WORK INSTRUCTION - Report how many lines in the records below contain the word "columns". Give only the number.

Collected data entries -
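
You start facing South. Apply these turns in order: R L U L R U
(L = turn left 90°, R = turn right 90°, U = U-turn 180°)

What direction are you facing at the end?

Answer: Final heading: South

Derivation:
Start: South
  R (right (90° clockwise)) -> West
  L (left (90° counter-clockwise)) -> South
  U (U-turn (180°)) -> North
  L (left (90° counter-clockwise)) -> West
  R (right (90° clockwise)) -> North
  U (U-turn (180°)) -> South
Final: South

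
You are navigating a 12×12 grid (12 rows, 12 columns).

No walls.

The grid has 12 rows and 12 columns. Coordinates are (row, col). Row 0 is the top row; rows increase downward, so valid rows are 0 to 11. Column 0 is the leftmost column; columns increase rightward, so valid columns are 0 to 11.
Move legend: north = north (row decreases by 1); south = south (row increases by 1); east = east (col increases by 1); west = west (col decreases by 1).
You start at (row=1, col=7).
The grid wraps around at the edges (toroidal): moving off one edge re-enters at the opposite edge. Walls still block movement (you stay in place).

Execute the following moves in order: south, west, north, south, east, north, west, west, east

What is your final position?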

FINISHED TASK - 2